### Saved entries
━━━━━━━━━━━━━━━━━━━━━━━━━━━━━━

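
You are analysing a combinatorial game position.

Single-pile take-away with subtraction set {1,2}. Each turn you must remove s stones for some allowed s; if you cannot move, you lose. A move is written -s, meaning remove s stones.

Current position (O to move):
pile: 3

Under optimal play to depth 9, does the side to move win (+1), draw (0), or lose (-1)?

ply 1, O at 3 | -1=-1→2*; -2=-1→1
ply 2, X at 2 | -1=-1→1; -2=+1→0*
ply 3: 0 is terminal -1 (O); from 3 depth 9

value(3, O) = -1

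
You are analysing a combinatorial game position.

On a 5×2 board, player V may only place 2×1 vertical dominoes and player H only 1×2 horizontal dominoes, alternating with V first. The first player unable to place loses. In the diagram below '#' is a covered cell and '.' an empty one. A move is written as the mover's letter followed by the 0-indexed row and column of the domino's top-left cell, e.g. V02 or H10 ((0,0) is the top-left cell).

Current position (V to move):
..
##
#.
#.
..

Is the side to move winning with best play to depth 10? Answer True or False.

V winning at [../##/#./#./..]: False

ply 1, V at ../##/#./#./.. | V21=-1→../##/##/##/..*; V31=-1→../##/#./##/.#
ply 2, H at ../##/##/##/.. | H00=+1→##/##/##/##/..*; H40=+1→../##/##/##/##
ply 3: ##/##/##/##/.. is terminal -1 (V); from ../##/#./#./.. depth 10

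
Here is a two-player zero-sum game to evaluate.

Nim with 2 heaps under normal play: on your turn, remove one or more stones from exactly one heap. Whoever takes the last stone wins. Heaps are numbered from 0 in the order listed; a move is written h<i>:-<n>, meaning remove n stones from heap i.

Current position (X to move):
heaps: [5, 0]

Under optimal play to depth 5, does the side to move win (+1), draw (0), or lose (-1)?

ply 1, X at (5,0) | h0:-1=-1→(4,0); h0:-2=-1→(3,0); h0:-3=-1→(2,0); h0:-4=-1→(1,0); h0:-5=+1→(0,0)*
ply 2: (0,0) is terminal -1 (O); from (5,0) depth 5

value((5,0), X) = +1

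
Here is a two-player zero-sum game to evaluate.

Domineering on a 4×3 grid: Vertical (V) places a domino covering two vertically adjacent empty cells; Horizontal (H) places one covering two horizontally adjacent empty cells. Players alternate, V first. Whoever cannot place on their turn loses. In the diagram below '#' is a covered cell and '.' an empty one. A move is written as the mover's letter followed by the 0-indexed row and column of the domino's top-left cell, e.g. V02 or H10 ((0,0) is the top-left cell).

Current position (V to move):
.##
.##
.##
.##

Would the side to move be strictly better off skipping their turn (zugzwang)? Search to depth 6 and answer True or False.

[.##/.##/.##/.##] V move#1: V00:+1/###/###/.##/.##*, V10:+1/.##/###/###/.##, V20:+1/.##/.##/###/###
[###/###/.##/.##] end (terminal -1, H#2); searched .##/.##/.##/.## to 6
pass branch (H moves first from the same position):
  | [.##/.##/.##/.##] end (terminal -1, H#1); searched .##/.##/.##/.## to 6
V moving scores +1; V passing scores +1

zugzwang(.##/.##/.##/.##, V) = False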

━━━━━━━━━━━━━━━━━━━━━━━━━━━━━━

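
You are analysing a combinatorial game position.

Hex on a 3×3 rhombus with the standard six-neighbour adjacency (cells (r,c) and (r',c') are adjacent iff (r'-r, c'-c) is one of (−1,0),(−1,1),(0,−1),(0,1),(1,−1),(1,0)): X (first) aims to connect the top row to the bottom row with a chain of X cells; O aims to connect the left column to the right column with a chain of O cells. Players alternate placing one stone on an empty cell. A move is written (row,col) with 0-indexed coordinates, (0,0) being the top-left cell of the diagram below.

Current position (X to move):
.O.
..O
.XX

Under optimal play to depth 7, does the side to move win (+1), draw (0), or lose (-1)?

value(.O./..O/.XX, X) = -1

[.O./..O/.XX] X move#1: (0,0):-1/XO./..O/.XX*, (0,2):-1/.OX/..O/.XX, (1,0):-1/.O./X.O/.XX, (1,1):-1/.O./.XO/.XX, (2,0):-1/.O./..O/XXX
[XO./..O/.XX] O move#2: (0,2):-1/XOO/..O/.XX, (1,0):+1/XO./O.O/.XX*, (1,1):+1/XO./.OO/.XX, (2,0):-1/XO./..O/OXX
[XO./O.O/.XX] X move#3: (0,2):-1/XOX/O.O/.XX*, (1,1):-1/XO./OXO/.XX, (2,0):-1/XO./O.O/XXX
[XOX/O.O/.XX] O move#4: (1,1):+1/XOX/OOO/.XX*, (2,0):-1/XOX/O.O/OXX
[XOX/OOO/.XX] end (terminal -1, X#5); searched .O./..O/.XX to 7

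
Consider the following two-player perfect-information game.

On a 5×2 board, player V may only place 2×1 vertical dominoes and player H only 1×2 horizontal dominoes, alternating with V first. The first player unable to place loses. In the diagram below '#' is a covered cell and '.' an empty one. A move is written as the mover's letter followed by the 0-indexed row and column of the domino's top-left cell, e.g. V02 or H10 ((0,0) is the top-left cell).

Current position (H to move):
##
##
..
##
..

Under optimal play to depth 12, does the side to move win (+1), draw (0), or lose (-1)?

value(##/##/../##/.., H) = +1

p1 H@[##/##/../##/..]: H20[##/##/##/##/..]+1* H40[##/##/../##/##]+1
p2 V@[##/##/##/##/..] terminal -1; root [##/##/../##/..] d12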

━━━━━━━━━━━━━━━━━━━━━━━━━━━━━━

### Assignment
A single number is the whole answer: the tally of lines above that contain "heaps".

### Solution
2